◆ DIRECTIONS FOR THIS TASK ◆
Copy, exactly and without additions, every line in the records below from the one holding "List all chunk" through the one holding "(Total 45 bytes.)", both ends included.

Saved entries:
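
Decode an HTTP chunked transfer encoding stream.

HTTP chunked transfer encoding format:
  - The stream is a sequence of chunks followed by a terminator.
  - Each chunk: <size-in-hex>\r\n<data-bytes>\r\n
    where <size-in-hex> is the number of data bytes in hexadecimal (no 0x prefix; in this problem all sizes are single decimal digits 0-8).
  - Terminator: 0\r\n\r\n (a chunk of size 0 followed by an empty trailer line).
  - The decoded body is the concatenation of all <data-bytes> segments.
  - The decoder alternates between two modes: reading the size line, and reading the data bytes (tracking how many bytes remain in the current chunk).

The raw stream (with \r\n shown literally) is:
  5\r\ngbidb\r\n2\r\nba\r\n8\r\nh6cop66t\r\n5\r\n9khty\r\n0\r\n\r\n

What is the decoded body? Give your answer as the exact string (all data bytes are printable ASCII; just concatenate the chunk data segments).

Chunk 1: stream[0..1]='5' size=0x5=5, data at stream[3..8]='gbidb' -> body[0..5], body so far='gbidb'
Chunk 2: stream[10..11]='2' size=0x2=2, data at stream[13..15]='ba' -> body[5..7], body so far='gbidbba'
Chunk 3: stream[17..18]='8' size=0x8=8, data at stream[20..28]='h6cop66t' -> body[7..15], body so far='gbidbbah6cop66t'
Chunk 4: stream[30..31]='5' size=0x5=5, data at stream[33..38]='9khty' -> body[15..20], body so far='gbidbbah6cop66t9khty'
Chunk 5: stream[40..41]='0' size=0 (terminator). Final body='gbidbbah6cop66t9khty' (20 bytes)

Answer: gbidbbah6cop66t9khty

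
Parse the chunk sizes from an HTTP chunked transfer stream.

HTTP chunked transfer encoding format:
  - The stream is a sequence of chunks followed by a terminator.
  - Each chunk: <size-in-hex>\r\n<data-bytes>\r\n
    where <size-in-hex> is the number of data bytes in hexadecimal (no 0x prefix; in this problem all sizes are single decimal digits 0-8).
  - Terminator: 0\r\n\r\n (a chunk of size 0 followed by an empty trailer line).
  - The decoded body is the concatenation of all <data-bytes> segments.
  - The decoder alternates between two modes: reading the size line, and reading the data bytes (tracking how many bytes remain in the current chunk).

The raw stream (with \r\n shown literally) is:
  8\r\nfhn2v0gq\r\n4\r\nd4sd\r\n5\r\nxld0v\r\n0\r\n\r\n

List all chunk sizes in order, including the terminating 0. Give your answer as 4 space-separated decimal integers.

Chunk 1: stream[0..1]='8' size=0x8=8, data at stream[3..11]='fhn2v0gq' -> body[0..8], body so far='fhn2v0gq'
Chunk 2: stream[13..14]='4' size=0x4=4, data at stream[16..20]='d4sd' -> body[8..12], body so far='fhn2v0gqd4sd'
Chunk 3: stream[22..23]='5' size=0x5=5, data at stream[25..30]='xld0v' -> body[12..17], body so far='fhn2v0gqd4sdxld0v'
Chunk 4: stream[32..33]='0' size=0 (terminator). Final body='fhn2v0gqd4sdxld0v' (17 bytes)

Answer: 8 4 5 0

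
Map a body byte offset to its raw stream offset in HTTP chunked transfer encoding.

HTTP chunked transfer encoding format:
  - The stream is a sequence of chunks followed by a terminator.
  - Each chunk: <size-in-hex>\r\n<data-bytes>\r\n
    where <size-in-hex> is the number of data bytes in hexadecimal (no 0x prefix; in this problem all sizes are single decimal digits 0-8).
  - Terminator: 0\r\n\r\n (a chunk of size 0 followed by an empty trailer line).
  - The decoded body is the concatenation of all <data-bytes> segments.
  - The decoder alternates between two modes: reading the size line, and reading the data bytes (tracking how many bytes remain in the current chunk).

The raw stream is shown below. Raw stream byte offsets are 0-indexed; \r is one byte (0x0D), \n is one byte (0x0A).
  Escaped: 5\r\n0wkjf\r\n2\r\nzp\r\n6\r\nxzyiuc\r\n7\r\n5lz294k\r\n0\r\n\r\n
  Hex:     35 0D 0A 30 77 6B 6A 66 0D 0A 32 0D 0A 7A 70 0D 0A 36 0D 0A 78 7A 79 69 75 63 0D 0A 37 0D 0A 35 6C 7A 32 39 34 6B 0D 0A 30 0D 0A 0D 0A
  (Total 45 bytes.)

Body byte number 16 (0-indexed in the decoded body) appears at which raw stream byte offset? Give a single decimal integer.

Answer: 34

Derivation:
Chunk 1: stream[0..1]='5' size=0x5=5, data at stream[3..8]='0wkjf' -> body[0..5], body so far='0wkjf'
Chunk 2: stream[10..11]='2' size=0x2=2, data at stream[13..15]='zp' -> body[5..7], body so far='0wkjfzp'
Chunk 3: stream[17..18]='6' size=0x6=6, data at stream[20..26]='xzyiuc' -> body[7..13], body so far='0wkjfzpxzyiuc'
Chunk 4: stream[28..29]='7' size=0x7=7, data at stream[31..38]='5lz294k' -> body[13..20], body so far='0wkjfzpxzyiuc5lz294k'
Chunk 5: stream[40..41]='0' size=0 (terminator). Final body='0wkjfzpxzyiuc5lz294k' (20 bytes)
Body byte 16 at stream offset 34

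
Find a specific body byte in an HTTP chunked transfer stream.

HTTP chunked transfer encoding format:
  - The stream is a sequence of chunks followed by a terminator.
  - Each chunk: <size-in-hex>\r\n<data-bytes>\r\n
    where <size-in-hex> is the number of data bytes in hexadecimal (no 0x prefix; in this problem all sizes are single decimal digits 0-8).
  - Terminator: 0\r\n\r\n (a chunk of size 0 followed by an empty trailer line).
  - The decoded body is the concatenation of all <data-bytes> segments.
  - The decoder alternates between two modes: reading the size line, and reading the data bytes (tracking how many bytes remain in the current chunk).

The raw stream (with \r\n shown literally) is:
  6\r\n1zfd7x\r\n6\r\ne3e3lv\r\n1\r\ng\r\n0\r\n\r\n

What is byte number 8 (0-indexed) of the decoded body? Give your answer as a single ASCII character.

Answer: e

Derivation:
Chunk 1: stream[0..1]='6' size=0x6=6, data at stream[3..9]='1zfd7x' -> body[0..6], body so far='1zfd7x'
Chunk 2: stream[11..12]='6' size=0x6=6, data at stream[14..20]='e3e3lv' -> body[6..12], body so far='1zfd7xe3e3lv'
Chunk 3: stream[22..23]='1' size=0x1=1, data at stream[25..26]='g' -> body[12..13], body so far='1zfd7xe3e3lvg'
Chunk 4: stream[28..29]='0' size=0 (terminator). Final body='1zfd7xe3e3lvg' (13 bytes)
Body byte 8 = 'e'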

◆ RESPONSE BELOW ◆
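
List all chunk sizes in order, including the terminating 0. Give your answer as 4 space-separated decimal integers.

Chunk 1: stream[0..1]='8' size=0x8=8, data at stream[3..11]='fhn2v0gq' -> body[0..8], body so far='fhn2v0gq'
Chunk 2: stream[13..14]='4' size=0x4=4, data at stream[16..20]='d4sd' -> body[8..12], body so far='fhn2v0gqd4sd'
Chunk 3: stream[22..23]='5' size=0x5=5, data at stream[25..30]='xld0v' -> body[12..17], body so far='fhn2v0gqd4sdxld0v'
Chunk 4: stream[32..33]='0' size=0 (terminator). Final body='fhn2v0gqd4sdxld0v' (17 bytes)

Answer: 8 4 5 0

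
Map a body byte offset to its raw stream offset in HTTP chunked transfer encoding.

HTTP chunked transfer encoding format:
  - The stream is a sequence of chunks followed by a terminator.
  - Each chunk: <size-in-hex>\r\n<data-bytes>\r\n
    where <size-in-hex> is the number of data bytes in hexadecimal (no 0x prefix; in this problem all sizes are single decimal digits 0-8).
  - Terminator: 0\r\n\r\n (a chunk of size 0 followed by an empty trailer line).
  - The decoded body is the concatenation of all <data-bytes> segments.
  - The decoder alternates between two modes: reading the size line, and reading the data bytes (tracking how many bytes remain in the current chunk).

The raw stream is shown below. Raw stream byte offsets are 0-indexed; \r is one byte (0x0D), \n is one byte (0x0A).
  Escaped: 5\r\n0wkjf\r\n2\r\nzp\r\n6\r\nxzyiuc\r\n7\r\n5lz294k\r\n0\r\n\r\n
  Hex:     35 0D 0A 30 77 6B 6A 66 0D 0A 32 0D 0A 7A 70 0D 0A 36 0D 0A 78 7A 79 69 75 63 0D 0A 37 0D 0A 35 6C 7A 32 39 34 6B 0D 0A 30 0D 0A 0D 0A
  (Total 45 bytes.)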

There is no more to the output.